# Stored data
*** Begin section ***
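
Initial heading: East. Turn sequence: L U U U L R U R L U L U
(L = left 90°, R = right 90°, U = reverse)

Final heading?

Start: East
  L (left (90° counter-clockwise)) -> North
  U (U-turn (180°)) -> South
  U (U-turn (180°)) -> North
  U (U-turn (180°)) -> South
  L (left (90° counter-clockwise)) -> East
  R (right (90° clockwise)) -> South
  U (U-turn (180°)) -> North
  R (right (90° clockwise)) -> East
  L (left (90° counter-clockwise)) -> North
  U (U-turn (180°)) -> South
  L (left (90° counter-clockwise)) -> East
  U (U-turn (180°)) -> West
Final: West

Answer: Final heading: West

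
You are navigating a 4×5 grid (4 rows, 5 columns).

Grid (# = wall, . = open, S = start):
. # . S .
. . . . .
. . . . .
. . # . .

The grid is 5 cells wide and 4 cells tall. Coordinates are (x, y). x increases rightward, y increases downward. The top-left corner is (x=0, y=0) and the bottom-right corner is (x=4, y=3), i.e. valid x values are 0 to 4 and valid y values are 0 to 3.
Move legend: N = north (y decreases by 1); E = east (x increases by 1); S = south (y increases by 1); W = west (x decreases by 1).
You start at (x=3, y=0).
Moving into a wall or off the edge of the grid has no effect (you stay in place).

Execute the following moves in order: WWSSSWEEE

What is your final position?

Answer: Final position: (x=4, y=2)

Derivation:
Start: (x=3, y=0)
  W (west): (x=3, y=0) -> (x=2, y=0)
  W (west): blocked, stay at (x=2, y=0)
  S (south): (x=2, y=0) -> (x=2, y=1)
  S (south): (x=2, y=1) -> (x=2, y=2)
  S (south): blocked, stay at (x=2, y=2)
  W (west): (x=2, y=2) -> (x=1, y=2)
  E (east): (x=1, y=2) -> (x=2, y=2)
  E (east): (x=2, y=2) -> (x=3, y=2)
  E (east): (x=3, y=2) -> (x=4, y=2)
Final: (x=4, y=2)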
*** End section ***
# Requirement
Exactly repeat the lines from the line that contains "You are navigating" to the end of the entries, both included, and leave out all other lines.

# Result
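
You are navigating a 4×5 grid (4 rows, 5 columns).

Grid (# = wall, . = open, S = start):
. # . S .
. . . . .
. . . . .
. . # . .

The grid is 5 cells wide and 4 cells tall. Coordinates are (x, y). x increases rightward, y increases downward. The top-left corner is (x=0, y=0) and the bottom-right corner is (x=4, y=3), i.e. valid x values are 0 to 4 and valid y values are 0 to 3.
Move legend: N = north (y decreases by 1); E = east (x increases by 1); S = south (y increases by 1); W = west (x decreases by 1).
You start at (x=3, y=0).
Moving into a wall or off the edge of the grid has no effect (you stay in place).

Execute the following moves in order: WWSSSWEEE

What is your final position?

Answer: Final position: (x=4, y=2)

Derivation:
Start: (x=3, y=0)
  W (west): (x=3, y=0) -> (x=2, y=0)
  W (west): blocked, stay at (x=2, y=0)
  S (south): (x=2, y=0) -> (x=2, y=1)
  S (south): (x=2, y=1) -> (x=2, y=2)
  S (south): blocked, stay at (x=2, y=2)
  W (west): (x=2, y=2) -> (x=1, y=2)
  E (east): (x=1, y=2) -> (x=2, y=2)
  E (east): (x=2, y=2) -> (x=3, y=2)
  E (east): (x=3, y=2) -> (x=4, y=2)
Final: (x=4, y=2)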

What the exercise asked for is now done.